- Opening Delimiter -
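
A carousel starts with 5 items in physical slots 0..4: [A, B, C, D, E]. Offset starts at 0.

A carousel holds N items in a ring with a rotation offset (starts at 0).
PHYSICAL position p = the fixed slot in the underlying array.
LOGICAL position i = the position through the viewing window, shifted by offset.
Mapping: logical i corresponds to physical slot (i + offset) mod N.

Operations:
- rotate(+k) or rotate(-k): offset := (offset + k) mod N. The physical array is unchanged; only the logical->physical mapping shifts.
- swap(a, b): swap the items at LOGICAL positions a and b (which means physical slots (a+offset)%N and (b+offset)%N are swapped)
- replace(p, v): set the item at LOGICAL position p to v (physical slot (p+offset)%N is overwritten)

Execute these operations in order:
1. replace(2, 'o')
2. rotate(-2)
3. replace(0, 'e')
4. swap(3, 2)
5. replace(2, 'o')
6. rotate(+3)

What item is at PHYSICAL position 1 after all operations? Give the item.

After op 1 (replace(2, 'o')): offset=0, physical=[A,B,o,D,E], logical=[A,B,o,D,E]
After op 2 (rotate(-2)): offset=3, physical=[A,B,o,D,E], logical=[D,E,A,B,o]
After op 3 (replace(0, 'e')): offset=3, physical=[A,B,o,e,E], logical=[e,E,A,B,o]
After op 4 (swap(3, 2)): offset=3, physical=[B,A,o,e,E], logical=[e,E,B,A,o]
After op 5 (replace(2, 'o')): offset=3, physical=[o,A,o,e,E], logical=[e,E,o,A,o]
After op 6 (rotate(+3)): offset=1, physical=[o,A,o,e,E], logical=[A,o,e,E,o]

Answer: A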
- Closing Delimiter -
- Opening Delimiter -
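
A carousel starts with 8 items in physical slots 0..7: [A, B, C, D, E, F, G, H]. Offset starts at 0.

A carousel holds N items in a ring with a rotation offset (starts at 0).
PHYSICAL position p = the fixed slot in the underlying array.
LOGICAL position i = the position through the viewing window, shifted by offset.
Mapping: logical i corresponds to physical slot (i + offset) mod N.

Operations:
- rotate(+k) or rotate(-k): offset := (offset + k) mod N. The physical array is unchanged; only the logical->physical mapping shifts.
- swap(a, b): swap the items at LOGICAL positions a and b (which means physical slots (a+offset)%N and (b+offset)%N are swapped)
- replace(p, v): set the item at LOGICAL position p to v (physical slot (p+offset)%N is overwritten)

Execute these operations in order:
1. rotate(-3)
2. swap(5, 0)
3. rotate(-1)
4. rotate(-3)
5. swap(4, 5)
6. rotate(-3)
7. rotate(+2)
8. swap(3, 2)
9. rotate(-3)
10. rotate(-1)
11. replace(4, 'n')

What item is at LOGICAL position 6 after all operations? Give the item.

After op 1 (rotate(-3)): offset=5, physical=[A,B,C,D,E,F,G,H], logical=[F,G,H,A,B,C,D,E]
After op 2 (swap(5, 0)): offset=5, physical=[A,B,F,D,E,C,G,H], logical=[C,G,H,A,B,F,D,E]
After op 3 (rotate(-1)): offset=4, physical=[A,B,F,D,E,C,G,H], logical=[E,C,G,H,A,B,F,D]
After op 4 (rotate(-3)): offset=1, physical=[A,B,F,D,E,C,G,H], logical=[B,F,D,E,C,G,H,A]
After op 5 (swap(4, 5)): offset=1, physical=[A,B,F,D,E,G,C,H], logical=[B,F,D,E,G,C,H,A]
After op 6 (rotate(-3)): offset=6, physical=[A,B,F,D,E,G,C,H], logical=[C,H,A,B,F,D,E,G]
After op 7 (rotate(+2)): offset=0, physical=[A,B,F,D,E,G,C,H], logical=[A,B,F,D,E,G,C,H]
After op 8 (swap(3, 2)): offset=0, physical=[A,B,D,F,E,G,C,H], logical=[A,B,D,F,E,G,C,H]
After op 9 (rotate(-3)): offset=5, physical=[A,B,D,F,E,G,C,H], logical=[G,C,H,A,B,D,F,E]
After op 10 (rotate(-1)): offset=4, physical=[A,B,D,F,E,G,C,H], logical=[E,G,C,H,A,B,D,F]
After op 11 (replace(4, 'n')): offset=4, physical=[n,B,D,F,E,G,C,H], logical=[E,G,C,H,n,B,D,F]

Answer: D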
- Closing Delimiter -
- Opening Delimiter -
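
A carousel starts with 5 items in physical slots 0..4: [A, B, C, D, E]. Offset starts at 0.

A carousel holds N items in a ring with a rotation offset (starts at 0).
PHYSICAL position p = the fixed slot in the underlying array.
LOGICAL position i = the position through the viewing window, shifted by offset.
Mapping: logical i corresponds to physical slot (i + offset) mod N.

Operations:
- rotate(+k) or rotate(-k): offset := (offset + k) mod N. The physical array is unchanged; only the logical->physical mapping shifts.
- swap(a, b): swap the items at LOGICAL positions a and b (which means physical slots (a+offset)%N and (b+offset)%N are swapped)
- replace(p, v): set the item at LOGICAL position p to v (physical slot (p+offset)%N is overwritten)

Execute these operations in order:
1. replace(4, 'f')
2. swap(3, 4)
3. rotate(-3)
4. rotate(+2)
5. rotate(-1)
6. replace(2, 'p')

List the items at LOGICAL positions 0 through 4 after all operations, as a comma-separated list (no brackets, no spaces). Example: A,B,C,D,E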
- Closing Delimiter -
#### Exercise description:
Among the entries above, locate the lines containing "4. rotate(+2)" and "List the items", and transcribe exactly those two lines and all lines between.

#### Answer to this task:
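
4. rotate(+2)
5. rotate(-1)
6. replace(2, 'p')

List the items at LOGICAL positions 0 through 4 after all operations, as a comma-separated list (no brackets, no spaces). Example: A,B,C,D,E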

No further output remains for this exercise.